WHAT TO DO: In full and without change, repeat the records shown below.

[Dataset records]
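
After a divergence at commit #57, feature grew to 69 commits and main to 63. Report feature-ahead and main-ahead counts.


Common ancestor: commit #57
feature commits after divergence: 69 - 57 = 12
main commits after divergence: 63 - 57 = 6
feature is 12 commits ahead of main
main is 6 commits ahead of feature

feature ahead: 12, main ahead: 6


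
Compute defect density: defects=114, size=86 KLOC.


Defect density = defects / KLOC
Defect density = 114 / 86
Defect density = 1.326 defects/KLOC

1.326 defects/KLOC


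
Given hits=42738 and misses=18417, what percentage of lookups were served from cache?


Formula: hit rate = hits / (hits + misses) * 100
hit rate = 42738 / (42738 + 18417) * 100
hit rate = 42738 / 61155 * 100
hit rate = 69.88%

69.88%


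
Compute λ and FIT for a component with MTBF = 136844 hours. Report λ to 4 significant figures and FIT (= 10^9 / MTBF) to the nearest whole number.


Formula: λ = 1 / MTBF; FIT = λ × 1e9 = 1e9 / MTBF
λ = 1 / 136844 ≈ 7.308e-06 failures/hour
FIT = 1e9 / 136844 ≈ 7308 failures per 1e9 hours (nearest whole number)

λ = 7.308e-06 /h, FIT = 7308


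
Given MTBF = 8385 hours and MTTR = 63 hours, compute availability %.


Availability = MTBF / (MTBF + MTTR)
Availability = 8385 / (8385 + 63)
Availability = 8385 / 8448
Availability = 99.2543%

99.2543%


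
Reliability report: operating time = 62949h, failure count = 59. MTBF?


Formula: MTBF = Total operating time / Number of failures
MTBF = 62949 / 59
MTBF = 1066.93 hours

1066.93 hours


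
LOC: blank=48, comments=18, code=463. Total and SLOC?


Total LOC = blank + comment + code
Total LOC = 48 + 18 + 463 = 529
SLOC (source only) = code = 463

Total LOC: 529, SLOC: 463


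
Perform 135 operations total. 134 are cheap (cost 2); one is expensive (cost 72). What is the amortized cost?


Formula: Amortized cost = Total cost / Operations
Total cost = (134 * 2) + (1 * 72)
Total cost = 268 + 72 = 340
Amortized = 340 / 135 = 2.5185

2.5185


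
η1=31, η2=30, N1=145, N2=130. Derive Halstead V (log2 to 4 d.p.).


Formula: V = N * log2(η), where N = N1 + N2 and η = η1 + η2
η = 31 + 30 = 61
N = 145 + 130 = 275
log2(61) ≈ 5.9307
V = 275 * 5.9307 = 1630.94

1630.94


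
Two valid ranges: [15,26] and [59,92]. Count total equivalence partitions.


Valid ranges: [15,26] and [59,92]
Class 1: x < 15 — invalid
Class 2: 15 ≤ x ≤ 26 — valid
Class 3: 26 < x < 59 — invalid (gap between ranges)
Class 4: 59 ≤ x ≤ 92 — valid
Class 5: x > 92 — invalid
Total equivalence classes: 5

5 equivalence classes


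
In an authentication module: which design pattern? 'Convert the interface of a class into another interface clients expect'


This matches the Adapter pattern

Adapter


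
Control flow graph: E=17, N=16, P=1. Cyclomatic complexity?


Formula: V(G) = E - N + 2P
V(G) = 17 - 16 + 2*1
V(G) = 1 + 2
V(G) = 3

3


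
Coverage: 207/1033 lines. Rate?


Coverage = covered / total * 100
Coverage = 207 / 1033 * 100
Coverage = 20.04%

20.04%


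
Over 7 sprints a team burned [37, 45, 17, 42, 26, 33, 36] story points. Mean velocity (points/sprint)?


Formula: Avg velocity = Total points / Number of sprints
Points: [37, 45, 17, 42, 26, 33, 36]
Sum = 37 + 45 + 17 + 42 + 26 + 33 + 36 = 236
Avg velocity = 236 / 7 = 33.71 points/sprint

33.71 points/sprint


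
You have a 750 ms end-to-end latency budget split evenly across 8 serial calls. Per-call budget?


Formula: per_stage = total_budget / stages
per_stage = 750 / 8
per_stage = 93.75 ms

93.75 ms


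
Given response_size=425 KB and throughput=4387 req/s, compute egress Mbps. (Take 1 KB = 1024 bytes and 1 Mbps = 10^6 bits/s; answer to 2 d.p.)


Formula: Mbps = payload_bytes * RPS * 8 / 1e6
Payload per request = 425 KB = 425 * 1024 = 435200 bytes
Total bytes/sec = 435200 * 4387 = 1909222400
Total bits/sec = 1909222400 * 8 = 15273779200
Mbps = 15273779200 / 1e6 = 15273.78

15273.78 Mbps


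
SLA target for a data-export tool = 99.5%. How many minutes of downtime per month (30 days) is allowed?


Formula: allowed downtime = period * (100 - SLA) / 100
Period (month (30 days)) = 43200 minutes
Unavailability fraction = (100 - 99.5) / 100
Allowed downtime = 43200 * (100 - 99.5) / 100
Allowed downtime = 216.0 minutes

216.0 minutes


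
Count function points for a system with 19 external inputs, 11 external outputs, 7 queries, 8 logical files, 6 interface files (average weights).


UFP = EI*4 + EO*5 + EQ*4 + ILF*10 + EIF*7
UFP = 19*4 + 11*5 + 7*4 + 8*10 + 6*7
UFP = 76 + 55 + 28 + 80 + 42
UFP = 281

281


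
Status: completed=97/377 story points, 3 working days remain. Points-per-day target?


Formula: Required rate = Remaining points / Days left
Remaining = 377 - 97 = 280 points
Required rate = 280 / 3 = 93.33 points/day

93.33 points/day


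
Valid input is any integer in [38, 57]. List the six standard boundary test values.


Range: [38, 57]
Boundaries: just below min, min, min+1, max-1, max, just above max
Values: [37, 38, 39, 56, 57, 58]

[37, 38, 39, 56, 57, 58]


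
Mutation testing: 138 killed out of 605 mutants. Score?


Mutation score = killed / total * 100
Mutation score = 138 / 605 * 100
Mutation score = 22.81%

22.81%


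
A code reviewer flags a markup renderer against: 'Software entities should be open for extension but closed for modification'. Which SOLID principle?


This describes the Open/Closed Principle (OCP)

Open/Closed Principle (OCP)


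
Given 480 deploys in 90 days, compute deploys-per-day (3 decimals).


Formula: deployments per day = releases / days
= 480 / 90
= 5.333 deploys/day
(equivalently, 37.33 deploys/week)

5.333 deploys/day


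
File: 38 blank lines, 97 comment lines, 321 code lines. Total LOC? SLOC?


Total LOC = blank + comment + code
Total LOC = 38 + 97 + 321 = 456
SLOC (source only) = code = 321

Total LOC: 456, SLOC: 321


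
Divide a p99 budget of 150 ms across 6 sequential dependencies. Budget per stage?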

EXPECTED ANSWER:
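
After a divergence at commit #57, feature grew to 69 commits and main to 63. Report feature-ahead and main-ahead counts.


Common ancestor: commit #57
feature commits after divergence: 69 - 57 = 12
main commits after divergence: 63 - 57 = 6
feature is 12 commits ahead of main
main is 6 commits ahead of feature

feature ahead: 12, main ahead: 6


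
Compute defect density: defects=114, size=86 KLOC.


Defect density = defects / KLOC
Defect density = 114 / 86
Defect density = 1.326 defects/KLOC

1.326 defects/KLOC


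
Given hits=42738 and misses=18417, what percentage of lookups were served from cache?


Formula: hit rate = hits / (hits + misses) * 100
hit rate = 42738 / (42738 + 18417) * 100
hit rate = 42738 / 61155 * 100
hit rate = 69.88%

69.88%


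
Compute λ and FIT for a component with MTBF = 136844 hours. Report λ to 4 significant figures and FIT (= 10^9 / MTBF) to the nearest whole number.


Formula: λ = 1 / MTBF; FIT = λ × 1e9 = 1e9 / MTBF
λ = 1 / 136844 ≈ 7.308e-06 failures/hour
FIT = 1e9 / 136844 ≈ 7308 failures per 1e9 hours (nearest whole number)

λ = 7.308e-06 /h, FIT = 7308


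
Given MTBF = 8385 hours and MTTR = 63 hours, compute availability %.


Availability = MTBF / (MTBF + MTTR)
Availability = 8385 / (8385 + 63)
Availability = 8385 / 8448
Availability = 99.2543%

99.2543%


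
Reliability report: operating time = 62949h, failure count = 59. MTBF?


Formula: MTBF = Total operating time / Number of failures
MTBF = 62949 / 59
MTBF = 1066.93 hours

1066.93 hours


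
LOC: blank=48, comments=18, code=463. Total and SLOC?


Total LOC = blank + comment + code
Total LOC = 48 + 18 + 463 = 529
SLOC (source only) = code = 463

Total LOC: 529, SLOC: 463


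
Perform 135 operations total. 134 are cheap (cost 2); one is expensive (cost 72). What is the amortized cost?


Formula: Amortized cost = Total cost / Operations
Total cost = (134 * 2) + (1 * 72)
Total cost = 268 + 72 = 340
Amortized = 340 / 135 = 2.5185

2.5185


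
η1=31, η2=30, N1=145, N2=130. Derive Halstead V (log2 to 4 d.p.).


Formula: V = N * log2(η), where N = N1 + N2 and η = η1 + η2
η = 31 + 30 = 61
N = 145 + 130 = 275
log2(61) ≈ 5.9307
V = 275 * 5.9307 = 1630.94

1630.94


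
Two valid ranges: [15,26] and [59,92]. Count total equivalence partitions.


Valid ranges: [15,26] and [59,92]
Class 1: x < 15 — invalid
Class 2: 15 ≤ x ≤ 26 — valid
Class 3: 26 < x < 59 — invalid (gap between ranges)
Class 4: 59 ≤ x ≤ 92 — valid
Class 5: x > 92 — invalid
Total equivalence classes: 5

5 equivalence classes


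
In an authentication module: which design pattern? 'Convert the interface of a class into another interface clients expect'


This matches the Adapter pattern

Adapter


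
Control flow graph: E=17, N=16, P=1. Cyclomatic complexity?


Formula: V(G) = E - N + 2P
V(G) = 17 - 16 + 2*1
V(G) = 1 + 2
V(G) = 3

3


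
Coverage: 207/1033 lines. Rate?


Coverage = covered / total * 100
Coverage = 207 / 1033 * 100
Coverage = 20.04%

20.04%


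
Over 7 sprints a team burned [37, 45, 17, 42, 26, 33, 36] story points. Mean velocity (points/sprint)?


Formula: Avg velocity = Total points / Number of sprints
Points: [37, 45, 17, 42, 26, 33, 36]
Sum = 37 + 45 + 17 + 42 + 26 + 33 + 36 = 236
Avg velocity = 236 / 7 = 33.71 points/sprint

33.71 points/sprint


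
You have a 750 ms end-to-end latency budget split evenly across 8 serial calls. Per-call budget?


Formula: per_stage = total_budget / stages
per_stage = 750 / 8
per_stage = 93.75 ms

93.75 ms


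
Given response_size=425 KB and throughput=4387 req/s, compute egress Mbps. (Take 1 KB = 1024 bytes and 1 Mbps = 10^6 bits/s; answer to 2 d.p.)


Formula: Mbps = payload_bytes * RPS * 8 / 1e6
Payload per request = 425 KB = 425 * 1024 = 435200 bytes
Total bytes/sec = 435200 * 4387 = 1909222400
Total bits/sec = 1909222400 * 8 = 15273779200
Mbps = 15273779200 / 1e6 = 15273.78

15273.78 Mbps


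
SLA target for a data-export tool = 99.5%. How many minutes of downtime per month (30 days) is allowed?


Formula: allowed downtime = period * (100 - SLA) / 100
Period (month (30 days)) = 43200 minutes
Unavailability fraction = (100 - 99.5) / 100
Allowed downtime = 43200 * (100 - 99.5) / 100
Allowed downtime = 216.0 minutes

216.0 minutes


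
Count function points for a system with 19 external inputs, 11 external outputs, 7 queries, 8 logical files, 6 interface files (average weights).


UFP = EI*4 + EO*5 + EQ*4 + ILF*10 + EIF*7
UFP = 19*4 + 11*5 + 7*4 + 8*10 + 6*7
UFP = 76 + 55 + 28 + 80 + 42
UFP = 281

281


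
Status: completed=97/377 story points, 3 working days remain. Points-per-day target?


Formula: Required rate = Remaining points / Days left
Remaining = 377 - 97 = 280 points
Required rate = 280 / 3 = 93.33 points/day

93.33 points/day


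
Valid input is any integer in [38, 57]. List the six standard boundary test values.


Range: [38, 57]
Boundaries: just below min, min, min+1, max-1, max, just above max
Values: [37, 38, 39, 56, 57, 58]

[37, 38, 39, 56, 57, 58]


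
Mutation testing: 138 killed out of 605 mutants. Score?


Mutation score = killed / total * 100
Mutation score = 138 / 605 * 100
Mutation score = 22.81%

22.81%


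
A code reviewer flags a markup renderer against: 'Software entities should be open for extension but closed for modification'. Which SOLID principle?


This describes the Open/Closed Principle (OCP)

Open/Closed Principle (OCP)


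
Given 480 deploys in 90 days, compute deploys-per-day (3 decimals).


Formula: deployments per day = releases / days
= 480 / 90
= 5.333 deploys/day
(equivalently, 37.33 deploys/week)

5.333 deploys/day


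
File: 38 blank lines, 97 comment lines, 321 code lines. Total LOC? SLOC?


Total LOC = blank + comment + code
Total LOC = 38 + 97 + 321 = 456
SLOC (source only) = code = 321

Total LOC: 456, SLOC: 321


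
Divide a p99 budget of 150 ms across 6 sequential dependencies. Budget per stage?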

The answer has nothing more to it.